#### PROBLEM STATEMENT
Please reproduce verbatim the lines below, from the first through the one with "Answer: -2557374338651/4550127438350 ≈".
Top of DATA FOR THIS EXERCISE
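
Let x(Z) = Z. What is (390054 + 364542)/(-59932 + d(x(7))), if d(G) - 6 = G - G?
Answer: -377298/29963 ≈ -12.592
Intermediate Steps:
d(G) = 6 (d(G) = 6 + (G - G) = 6 + 0 = 6)
(390054 + 364542)/(-59932 + d(x(7))) = (390054 + 364542)/(-59932 + 6) = 754596/(-59926) = 754596*(-1/59926) = -377298/29963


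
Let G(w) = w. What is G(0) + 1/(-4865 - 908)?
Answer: -1/5773 ≈ -0.00017322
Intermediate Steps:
G(0) + 1/(-4865 - 908) = 0 + 1/(-4865 - 908) = 0 + 1/(-5773) = 0 - 1/5773 = -1/5773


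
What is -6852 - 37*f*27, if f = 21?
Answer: -27831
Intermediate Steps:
-6852 - 37*f*27 = -6852 - 37*21*27 = -6852 - 777*27 = -6852 - 1*20979 = -6852 - 20979 = -27831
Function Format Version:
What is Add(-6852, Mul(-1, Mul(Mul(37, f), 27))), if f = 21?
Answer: -27831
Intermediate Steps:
Add(-6852, Mul(-1, Mul(Mul(37, f), 27))) = Add(-6852, Mul(-1, Mul(Mul(37, 21), 27))) = Add(-6852, Mul(-1, Mul(777, 27))) = Add(-6852, Mul(-1, 20979)) = Add(-6852, -20979) = -27831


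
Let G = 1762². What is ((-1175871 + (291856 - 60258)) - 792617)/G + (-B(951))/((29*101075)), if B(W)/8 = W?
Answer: -2557374338651/4550127438350 ≈ -0.56204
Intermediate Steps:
B(W) = 8*W
G = 3104644
((-1175871 + (291856 - 60258)) - 792617)/G + (-B(951))/((29*101075)) = ((-1175871 + (291856 - 60258)) - 792617)/3104644 + (-8*951)/((29*101075)) = ((-1175871 + 231598) - 792617)*(1/3104644) - 1*7608/2931175 = (-944273 - 792617)*(1/3104644) - 7608*1/2931175 = -1736890*1/3104644 - 7608/2931175 = -868445/1552322 - 7608/2931175 = -2557374338651/4550127438350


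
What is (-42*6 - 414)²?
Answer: 443556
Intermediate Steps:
(-42*6 - 414)² = (-252 - 414)² = (-666)² = 443556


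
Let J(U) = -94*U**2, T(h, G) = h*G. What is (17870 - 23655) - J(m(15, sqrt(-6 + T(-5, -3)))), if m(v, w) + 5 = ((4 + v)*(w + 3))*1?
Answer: 1111029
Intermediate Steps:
T(h, G) = G*h
m(v, w) = -5 + (3 + w)*(4 + v) (m(v, w) = -5 + ((4 + v)*(w + 3))*1 = -5 + ((4 + v)*(3 + w))*1 = -5 + ((3 + w)*(4 + v))*1 = -5 + (3 + w)*(4 + v))
(17870 - 23655) - J(m(15, sqrt(-6 + T(-5, -3)))) = (17870 - 23655) - (-94)*(7 + 3*15 + 4*sqrt(-6 - 3*(-5)) + 15*sqrt(-6 - 3*(-5)))**2 = -5785 - (-94)*(7 + 45 + 4*sqrt(-6 + 15) + 15*sqrt(-6 + 15))**2 = -5785 - (-94)*(7 + 45 + 4*sqrt(9) + 15*sqrt(9))**2 = -5785 - (-94)*(7 + 45 + 4*3 + 15*3)**2 = -5785 - (-94)*(7 + 45 + 12 + 45)**2 = -5785 - (-94)*109**2 = -5785 - (-94)*11881 = -5785 - 1*(-1116814) = -5785 + 1116814 = 1111029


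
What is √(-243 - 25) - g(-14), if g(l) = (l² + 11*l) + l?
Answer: -28 + 2*I*√67 ≈ -28.0 + 16.371*I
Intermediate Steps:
g(l) = l² + 12*l
√(-243 - 25) - g(-14) = √(-243 - 25) - (-14)*(12 - 14) = √(-268) - (-14)*(-2) = 2*I*√67 - 1*28 = 2*I*√67 - 28 = -28 + 2*I*√67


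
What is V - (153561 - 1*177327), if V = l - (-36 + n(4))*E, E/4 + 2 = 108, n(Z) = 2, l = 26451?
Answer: 64633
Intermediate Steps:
E = 424 (E = -8 + 4*108 = -8 + 432 = 424)
V = 40867 (V = 26451 - (-36 + 2)*424 = 26451 - (-34)*424 = 26451 - 1*(-14416) = 26451 + 14416 = 40867)
V - (153561 - 1*177327) = 40867 - (153561 - 1*177327) = 40867 - (153561 - 177327) = 40867 - 1*(-23766) = 40867 + 23766 = 64633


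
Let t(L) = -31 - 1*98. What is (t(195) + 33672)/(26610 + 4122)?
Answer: 11181/10244 ≈ 1.0915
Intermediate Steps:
t(L) = -129 (t(L) = -31 - 98 = -129)
(t(195) + 33672)/(26610 + 4122) = (-129 + 33672)/(26610 + 4122) = 33543/30732 = 33543*(1/30732) = 11181/10244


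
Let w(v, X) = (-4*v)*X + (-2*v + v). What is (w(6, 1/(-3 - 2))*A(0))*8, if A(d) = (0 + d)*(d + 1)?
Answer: 0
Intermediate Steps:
A(d) = d*(1 + d)
w(v, X) = -v - 4*X*v (w(v, X) = -4*X*v - v = -v - 4*X*v)
(w(6, 1/(-3 - 2))*A(0))*8 = ((-1*6*(1 + 4/(-3 - 2)))*(0*(1 + 0)))*8 = ((-1*6*(1 + 4/(-5)))*(0*1))*8 = (-1*6*(1 + 4*(-⅕))*0)*8 = (-1*6*(1 - ⅘)*0)*8 = (-1*6*⅕*0)*8 = -6/5*0*8 = 0*8 = 0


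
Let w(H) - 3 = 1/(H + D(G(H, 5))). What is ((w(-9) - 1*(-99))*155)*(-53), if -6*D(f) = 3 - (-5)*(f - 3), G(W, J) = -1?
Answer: -30954120/37 ≈ -8.3660e+5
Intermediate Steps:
D(f) = 2 - 5*f/6 (D(f) = -(3 - (-5)*(f - 3))/6 = -(3 - (-5)*(-3 + f))/6 = -(3 - (15 - 5*f))/6 = -(3 + (-15 + 5*f))/6 = -(-12 + 5*f)/6 = 2 - 5*f/6)
w(H) = 3 + 1/(17/6 + H) (w(H) = 3 + 1/(H + (2 - ⅚*(-1))) = 3 + 1/(H + (2 + ⅚)) = 3 + 1/(H + 17/6) = 3 + 1/(17/6 + H))
((w(-9) - 1*(-99))*155)*(-53) = ((3*(19 + 6*(-9))/(17 + 6*(-9)) - 1*(-99))*155)*(-53) = ((3*(19 - 54)/(17 - 54) + 99)*155)*(-53) = ((3*(-35)/(-37) + 99)*155)*(-53) = ((3*(-1/37)*(-35) + 99)*155)*(-53) = ((105/37 + 99)*155)*(-53) = ((3768/37)*155)*(-53) = (584040/37)*(-53) = -30954120/37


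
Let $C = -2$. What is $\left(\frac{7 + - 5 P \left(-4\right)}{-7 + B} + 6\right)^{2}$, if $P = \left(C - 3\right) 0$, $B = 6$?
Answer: $1$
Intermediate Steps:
$P = 0$ ($P = \left(-2 - 3\right) 0 = \left(-5\right) 0 = 0$)
$\left(\frac{7 + - 5 P \left(-4\right)}{-7 + B} + 6\right)^{2} = \left(\frac{7 + \left(-5\right) 0 \left(-4\right)}{-7 + 6} + 6\right)^{2} = \left(\frac{7 + 0 \left(-4\right)}{-1} + 6\right)^{2} = \left(\left(7 + 0\right) \left(-1\right) + 6\right)^{2} = \left(7 \left(-1\right) + 6\right)^{2} = \left(-7 + 6\right)^{2} = \left(-1\right)^{2} = 1$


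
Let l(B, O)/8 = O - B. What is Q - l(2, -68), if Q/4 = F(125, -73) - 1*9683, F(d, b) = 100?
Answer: -37772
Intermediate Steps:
l(B, O) = -8*B + 8*O (l(B, O) = 8*(O - B) = -8*B + 8*O)
Q = -38332 (Q = 4*(100 - 1*9683) = 4*(100 - 9683) = 4*(-9583) = -38332)
Q - l(2, -68) = -38332 - (-8*2 + 8*(-68)) = -38332 - (-16 - 544) = -38332 - 1*(-560) = -38332 + 560 = -37772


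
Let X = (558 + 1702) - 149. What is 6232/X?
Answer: 6232/2111 ≈ 2.9522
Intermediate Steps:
X = 2111 (X = 2260 - 149 = 2111)
6232/X = 6232/2111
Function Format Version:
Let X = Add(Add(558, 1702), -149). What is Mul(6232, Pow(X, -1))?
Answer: Rational(6232, 2111) ≈ 2.9522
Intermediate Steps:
X = 2111 (X = Add(2260, -149) = 2111)
Mul(6232, Pow(X, -1)) = Mul(6232, Pow(2111, -1)) = Mul(6232, Rational(1, 2111)) = Rational(6232, 2111)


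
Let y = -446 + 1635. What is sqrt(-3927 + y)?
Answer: 37*I*sqrt(2) ≈ 52.326*I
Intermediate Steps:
y = 1189
sqrt(-3927 + y) = sqrt(-3927 + 1189) = sqrt(-2738) = 37*I*sqrt(2)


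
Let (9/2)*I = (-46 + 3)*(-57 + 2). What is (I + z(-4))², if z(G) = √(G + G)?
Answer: 22372252/81 + 18920*I*√2/9 ≈ 2.762e+5 + 2973.0*I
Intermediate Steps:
z(G) = √2*√G (z(G) = √(2*G) = √2*√G)
I = 4730/9 (I = 2*((-46 + 3)*(-57 + 2))/9 = 2*(-43*(-55))/9 = (2/9)*2365 = 4730/9 ≈ 525.56)
(I + z(-4))² = (4730/9 + √2*√(-4))² = (4730/9 + √2*(2*I))² = (4730/9 + 2*I*√2)²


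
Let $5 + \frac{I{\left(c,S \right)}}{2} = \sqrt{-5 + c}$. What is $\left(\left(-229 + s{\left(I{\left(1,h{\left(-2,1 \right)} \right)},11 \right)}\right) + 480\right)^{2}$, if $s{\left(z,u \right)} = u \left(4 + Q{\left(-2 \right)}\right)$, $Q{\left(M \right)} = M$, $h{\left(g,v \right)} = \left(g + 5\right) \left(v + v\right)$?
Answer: $74529$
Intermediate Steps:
$h{\left(g,v \right)} = 2 v \left(5 + g\right)$ ($h{\left(g,v \right)} = \left(5 + g\right) 2 v = 2 v \left(5 + g\right)$)
$I{\left(c,S \right)} = -10 + 2 \sqrt{-5 + c}$
$s{\left(z,u \right)} = 2 u$ ($s{\left(z,u \right)} = u \left(4 - 2\right) = u 2 = 2 u$)
$\left(\left(-229 + s{\left(I{\left(1,h{\left(-2,1 \right)} \right)},11 \right)}\right) + 480\right)^{2} = \left(\left(-229 + 2 \cdot 11\right) + 480\right)^{2} = \left(\left(-229 + 22\right) + 480\right)^{2} = \left(-207 + 480\right)^{2} = 273^{2} = 74529$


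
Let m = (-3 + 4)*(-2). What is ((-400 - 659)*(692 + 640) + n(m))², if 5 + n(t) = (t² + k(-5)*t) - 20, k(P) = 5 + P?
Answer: 1989817750881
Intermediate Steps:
m = -2 (m = 1*(-2) = -2)
n(t) = -25 + t² (n(t) = -5 + ((t² + (5 - 5)*t) - 20) = -5 + ((t² + 0*t) - 20) = -5 + ((t² + 0) - 20) = -5 + (t² - 20) = -5 + (-20 + t²) = -25 + t²)
((-400 - 659)*(692 + 640) + n(m))² = ((-400 - 659)*(692 + 640) + (-25 + (-2)²))² = (-1059*1332 + (-25 + 4))² = (-1410588 - 21)² = (-1410609)² = 1989817750881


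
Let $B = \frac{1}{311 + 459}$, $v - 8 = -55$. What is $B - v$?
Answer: $\frac{36191}{770} \approx 47.001$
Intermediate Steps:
$v = -47$ ($v = 8 - 55 = -47$)
$B = \frac{1}{770} \approx 0.0012987$
$B - v = \frac{1}{770} - -47 = \frac{1}{770} + 47 = \frac{36191}{770}$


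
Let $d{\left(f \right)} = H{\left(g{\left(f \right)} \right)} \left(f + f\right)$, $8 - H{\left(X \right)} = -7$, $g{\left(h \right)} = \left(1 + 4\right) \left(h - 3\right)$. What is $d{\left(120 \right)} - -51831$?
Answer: $55431$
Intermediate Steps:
$g{\left(h \right)} = -15 + 5 h$ ($g{\left(h \right)} = 5 \left(-3 + h\right) = -15 + 5 h$)
$H{\left(X \right)} = 15$ ($H{\left(X \right)} = 8 - -7 = 8 + 7 = 15$)
$d{\left(f \right)} = 30 f$ ($d{\left(f \right)} = 15 \left(f + f\right) = 15 \cdot 2 f = 30 f$)
$d{\left(120 \right)} - -51831 = 30 \cdot 120 - -51831 = 3600 + 51831 = 55431$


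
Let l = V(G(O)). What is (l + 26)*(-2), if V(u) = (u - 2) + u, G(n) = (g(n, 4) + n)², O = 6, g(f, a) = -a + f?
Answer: -304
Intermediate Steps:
g(f, a) = f - a
G(n) = (-4 + 2*n)² (G(n) = ((n - 1*4) + n)² = ((n - 4) + n)² = ((-4 + n) + n)² = (-4 + 2*n)²)
V(u) = -2 + 2*u (V(u) = (-2 + u) + u = -2 + 2*u)
l = 126 (l = -2 + 2*(4*(-2 + 6)²) = -2 + 2*(4*4²) = -2 + 2*(4*16) = -2 + 2*64 = -2 + 128 = 126)
(l + 26)*(-2) = (126 + 26)*(-2) = 152*(-2) = -304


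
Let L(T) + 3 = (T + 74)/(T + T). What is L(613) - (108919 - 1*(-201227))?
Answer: -380241987/1226 ≈ -3.1015e+5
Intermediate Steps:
L(T) = -3 + (74 + T)/(2*T) (L(T) = -3 + (T + 74)/(T + T) = -3 + (74 + T)/((2*T)) = -3 + (74 + T)*(1/(2*T)) = -3 + (74 + T)/(2*T))
L(613) - (108919 - 1*(-201227)) = (-5/2 + 37/613) - (108919 - 1*(-201227)) = (-5/2 + 37*(1/613)) - (108919 + 201227) = (-5/2 + 37/613) - 1*310146 = -2991/1226 - 310146 = -380241987/1226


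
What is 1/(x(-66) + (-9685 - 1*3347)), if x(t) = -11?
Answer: -1/13043 ≈ -7.6670e-5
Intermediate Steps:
1/(x(-66) + (-9685 - 1*3347)) = 1/(-11 + (-9685 - 1*3347)) = 1/(-11 + (-9685 - 3347)) = 1/(-11 - 13032) = 1/(-13043) = -1/13043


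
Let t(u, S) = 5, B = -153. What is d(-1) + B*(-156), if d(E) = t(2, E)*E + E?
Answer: 23862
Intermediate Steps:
d(E) = 6*E (d(E) = 5*E + E = 6*E)
d(-1) + B*(-156) = 6*(-1) - 153*(-156) = -6 + 23868 = 23862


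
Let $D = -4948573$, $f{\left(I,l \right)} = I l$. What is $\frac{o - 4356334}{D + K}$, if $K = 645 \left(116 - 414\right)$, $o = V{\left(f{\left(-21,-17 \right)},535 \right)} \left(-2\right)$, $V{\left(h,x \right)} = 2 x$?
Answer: $\frac{4358474}{5140783} \approx 0.84782$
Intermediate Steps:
$o = -2140$ ($o = 2 \cdot 535 \left(-2\right) = 1070 \left(-2\right) = -2140$)
$K = -192210$ ($K = 645 \left(-298\right) = -192210$)
$\frac{o - 4356334}{D + K} = \frac{-2140 - 4356334}{-4948573 - 192210} = - \frac{4358474}{-5140783} = \left(-4358474\right) \left(- \frac{1}{5140783}\right) = \frac{4358474}{5140783}$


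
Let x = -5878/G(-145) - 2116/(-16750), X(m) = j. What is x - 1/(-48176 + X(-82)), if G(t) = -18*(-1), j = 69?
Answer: -1183653561146/3626065125 ≈ -326.43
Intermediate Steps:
X(m) = 69
G(t) = 18
x = -24604603/75375 (x = -5878/18 - 2116/(-16750) = -5878*1/18 - 2116*(-1/16750) = -2939/9 + 1058/8375 = -24604603/75375 ≈ -326.43)
x - 1/(-48176 + X(-82)) = -24604603/75375 - 1/(-48176 + 69) = -24604603/75375 - 1/(-48107) = -24604603/75375 - 1*(-1/48107) = -24604603/75375 + 1/48107 = -1183653561146/3626065125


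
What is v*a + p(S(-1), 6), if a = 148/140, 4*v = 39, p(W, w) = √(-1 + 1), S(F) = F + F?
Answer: 1443/140 ≈ 10.307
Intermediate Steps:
S(F) = 2*F
p(W, w) = 0 (p(W, w) = √0 = 0)
v = 39/4 (v = (¼)*39 = 39/4 ≈ 9.7500)
a = 37/35 (a = 148*(1/140) = 37/35 ≈ 1.0571)
v*a + p(S(-1), 6) = (39/4)*(37/35) + 0 = 1443/140 + 0 = 1443/140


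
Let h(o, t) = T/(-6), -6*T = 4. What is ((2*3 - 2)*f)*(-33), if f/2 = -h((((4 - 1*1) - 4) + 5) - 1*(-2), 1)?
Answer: 88/3 ≈ 29.333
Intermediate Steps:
T = -2/3 (T = -1/6*4 = -2/3 ≈ -0.66667)
h(o, t) = 1/9 (h(o, t) = -2/3/(-6) = -2/3*(-1/6) = 1/9)
f = -2/9 (f = 2*(-1*1/9) = 2*(-1/9) = -2/9 ≈ -0.22222)
((2*3 - 2)*f)*(-33) = ((2*3 - 2)*(-2/9))*(-33) = ((6 - 2)*(-2/9))*(-33) = (4*(-2/9))*(-33) = -8/9*(-33) = 88/3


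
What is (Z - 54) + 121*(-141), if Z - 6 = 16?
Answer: -17093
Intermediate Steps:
Z = 22 (Z = 6 + 16 = 22)
(Z - 54) + 121*(-141) = (22 - 54) + 121*(-141) = -32 - 17061 = -17093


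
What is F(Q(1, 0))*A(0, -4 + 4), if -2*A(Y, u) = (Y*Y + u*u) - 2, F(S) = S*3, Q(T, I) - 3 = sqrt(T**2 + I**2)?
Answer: 12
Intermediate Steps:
Q(T, I) = 3 + sqrt(I**2 + T**2) (Q(T, I) = 3 + sqrt(T**2 + I**2) = 3 + sqrt(I**2 + T**2))
F(S) = 3*S
A(Y, u) = 1 - Y**2/2 - u**2/2 (A(Y, u) = -((Y*Y + u*u) - 2)/2 = -((Y**2 + u**2) - 2)/2 = -(-2 + Y**2 + u**2)/2 = 1 - Y**2/2 - u**2/2)
F(Q(1, 0))*A(0, -4 + 4) = (3*(3 + sqrt(0**2 + 1**2)))*(1 - 1/2*0**2 - (-4 + 4)**2/2) = (3*(3 + sqrt(0 + 1)))*(1 - 1/2*0 - 1/2*0**2) = (3*(3 + sqrt(1)))*(1 + 0 - 1/2*0) = (3*(3 + 1))*(1 + 0 + 0) = (3*4)*1 = 12*1 = 12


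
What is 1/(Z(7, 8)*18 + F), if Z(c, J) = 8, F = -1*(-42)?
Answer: 1/186 ≈ 0.0053763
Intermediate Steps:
F = 42
1/(Z(7, 8)*18 + F) = 1/(8*18 + 42) = 1/(144 + 42) = 1/186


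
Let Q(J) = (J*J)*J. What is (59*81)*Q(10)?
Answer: 4779000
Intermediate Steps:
Q(J) = J³ (Q(J) = J²*J = J³)
(59*81)*Q(10) = (59*81)*10³ = 4779*1000 = 4779000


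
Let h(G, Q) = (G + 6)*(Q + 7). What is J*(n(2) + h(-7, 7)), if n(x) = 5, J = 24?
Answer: -216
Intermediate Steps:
h(G, Q) = (6 + G)*(7 + Q)
J*(n(2) + h(-7, 7)) = 24*(5 + (42 + 6*7 + 7*(-7) - 7*7)) = 24*(5 + (42 + 42 - 49 - 49)) = 24*(5 - 14) = 24*(-9) = -216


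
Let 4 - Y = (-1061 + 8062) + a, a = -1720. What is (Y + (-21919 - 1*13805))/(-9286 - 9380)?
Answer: 13667/6222 ≈ 2.1966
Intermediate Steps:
Y = -5277 (Y = 4 - ((-1061 + 8062) - 1720) = 4 - (7001 - 1720) = 4 - 1*5281 = 4 - 5281 = -5277)
(Y + (-21919 - 1*13805))/(-9286 - 9380) = (-5277 + (-21919 - 1*13805))/(-9286 - 9380) = (-5277 + (-21919 - 13805))/(-18666) = (-5277 - 35724)*(-1/18666) = -41001*(-1/18666) = 13667/6222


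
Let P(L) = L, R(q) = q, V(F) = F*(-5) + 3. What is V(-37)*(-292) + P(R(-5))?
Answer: -54901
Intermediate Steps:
V(F) = 3 - 5*F (V(F) = -5*F + 3 = 3 - 5*F)
V(-37)*(-292) + P(R(-5)) = (3 - 5*(-37))*(-292) - 5 = (3 + 185)*(-292) - 5 = 188*(-292) - 5 = -54896 - 5 = -54901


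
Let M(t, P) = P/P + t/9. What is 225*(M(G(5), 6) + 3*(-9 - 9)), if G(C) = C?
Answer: -11800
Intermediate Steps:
M(t, P) = 1 + t/9 (M(t, P) = 1 + t*(⅑) = 1 + t/9)
225*(M(G(5), 6) + 3*(-9 - 9)) = 225*((1 + (⅑)*5) + 3*(-9 - 9)) = 225*((1 + 5/9) + 3*(-18)) = 225*(14/9 - 54) = 225*(-472/9) = -11800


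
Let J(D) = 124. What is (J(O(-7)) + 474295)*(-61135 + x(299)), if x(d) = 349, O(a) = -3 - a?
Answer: -28838033334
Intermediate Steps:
(J(O(-7)) + 474295)*(-61135 + x(299)) = (124 + 474295)*(-61135 + 349) = 474419*(-60786) = -28838033334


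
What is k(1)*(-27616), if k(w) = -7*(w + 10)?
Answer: 2126432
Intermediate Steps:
k(w) = -70 - 7*w (k(w) = -7*(10 + w) = -70 - 7*w)
k(1)*(-27616) = (-70 - 7*1)*(-27616) = (-70 - 7)*(-27616) = -77*(-27616) = 2126432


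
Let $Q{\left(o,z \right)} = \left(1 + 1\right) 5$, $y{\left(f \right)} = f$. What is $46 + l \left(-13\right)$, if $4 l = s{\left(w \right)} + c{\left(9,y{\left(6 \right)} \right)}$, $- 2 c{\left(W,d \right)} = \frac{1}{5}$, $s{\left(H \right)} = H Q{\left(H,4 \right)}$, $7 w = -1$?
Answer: $\frac{14271}{280} \approx 50.968$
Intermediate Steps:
$w = - \frac{1}{7}$ ($w = \frac{1}{7} \left(-1\right) = - \frac{1}{7} \approx -0.14286$)
$Q{\left(o,z \right)} = 10$ ($Q{\left(o,z \right)} = 2 \cdot 5 = 10$)
$s{\left(H \right)} = 10 H$ ($s{\left(H \right)} = H 10 = 10 H$)
$c{\left(W,d \right)} = - \frac{1}{10}$ ($c{\left(W,d \right)} = - \frac{1}{2 \cdot 5} = \left(- \frac{1}{2}\right) \frac{1}{5} = - \frac{1}{10}$)
$l = - \frac{107}{280}$ ($l = \frac{10 \left(- \frac{1}{7}\right) - \frac{1}{10}}{4} = \frac{- \frac{10}{7} - \frac{1}{10}}{4} = \frac{1}{4} \left(- \frac{107}{70}\right) = - \frac{107}{280} \approx -0.38214$)
$46 + l \left(-13\right) = 46 - - \frac{1391}{280} = 46 + \frac{1391}{280} = \frac{14271}{280}$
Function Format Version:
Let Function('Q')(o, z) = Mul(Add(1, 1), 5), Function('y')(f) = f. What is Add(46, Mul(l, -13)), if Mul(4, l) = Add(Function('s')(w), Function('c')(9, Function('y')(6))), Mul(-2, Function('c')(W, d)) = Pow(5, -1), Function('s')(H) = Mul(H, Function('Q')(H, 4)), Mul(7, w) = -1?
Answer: Rational(14271, 280) ≈ 50.968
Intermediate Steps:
w = Rational(-1, 7) (w = Mul(Rational(1, 7), -1) = Rational(-1, 7) ≈ -0.14286)
Function('Q')(o, z) = 10 (Function('Q')(o, z) = Mul(2, 5) = 10)
Function('s')(H) = Mul(10, H) (Function('s')(H) = Mul(H, 10) = Mul(10, H))
Function('c')(W, d) = Rational(-1, 10) (Function('c')(W, d) = Mul(Rational(-1, 2), Pow(5, -1)) = Mul(Rational(-1, 2), Rational(1, 5)) = Rational(-1, 10))
l = Rational(-107, 280) (l = Mul(Rational(1, 4), Add(Mul(10, Rational(-1, 7)), Rational(-1, 10))) = Mul(Rational(1, 4), Add(Rational(-10, 7), Rational(-1, 10))) = Mul(Rational(1, 4), Rational(-107, 70)) = Rational(-107, 280) ≈ -0.38214)
Add(46, Mul(l, -13)) = Add(46, Mul(Rational(-107, 280), -13)) = Add(46, Rational(1391, 280)) = Rational(14271, 280)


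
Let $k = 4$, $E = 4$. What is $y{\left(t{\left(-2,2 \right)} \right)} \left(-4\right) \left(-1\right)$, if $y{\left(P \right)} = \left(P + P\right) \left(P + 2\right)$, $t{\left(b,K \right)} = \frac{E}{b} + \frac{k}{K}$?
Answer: $0$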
Bottom of DATA FOR THIS EXERCISE
#### RESPONSE
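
Let x(Z) = Z. What is (390054 + 364542)/(-59932 + d(x(7))), if d(G) - 6 = G - G?
Answer: -377298/29963 ≈ -12.592
Intermediate Steps:
d(G) = 6 (d(G) = 6 + (G - G) = 6 + 0 = 6)
(390054 + 364542)/(-59932 + d(x(7))) = (390054 + 364542)/(-59932 + 6) = 754596/(-59926) = 754596*(-1/59926) = -377298/29963


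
Let G(w) = w. What is G(0) + 1/(-4865 - 908)?
Answer: -1/5773 ≈ -0.00017322
Intermediate Steps:
G(0) + 1/(-4865 - 908) = 0 + 1/(-4865 - 908) = 0 + 1/(-5773) = 0 - 1/5773 = -1/5773


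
What is -6852 - 37*f*27, if f = 21?
Answer: -27831
Intermediate Steps:
-6852 - 37*f*27 = -6852 - 37*21*27 = -6852 - 777*27 = -6852 - 1*20979 = -6852 - 20979 = -27831
Function Format Version:
What is Add(-6852, Mul(-1, Mul(Mul(37, f), 27))), if f = 21?
Answer: -27831
Intermediate Steps:
Add(-6852, Mul(-1, Mul(Mul(37, f), 27))) = Add(-6852, Mul(-1, Mul(Mul(37, 21), 27))) = Add(-6852, Mul(-1, Mul(777, 27))) = Add(-6852, Mul(-1, 20979)) = Add(-6852, -20979) = -27831


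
Let G = 1762². What is ((-1175871 + (291856 - 60258)) - 792617)/G + (-B(951))/((29*101075)), if B(W)/8 = W?
Answer: -2557374338651/4550127438350 ≈ -0.56204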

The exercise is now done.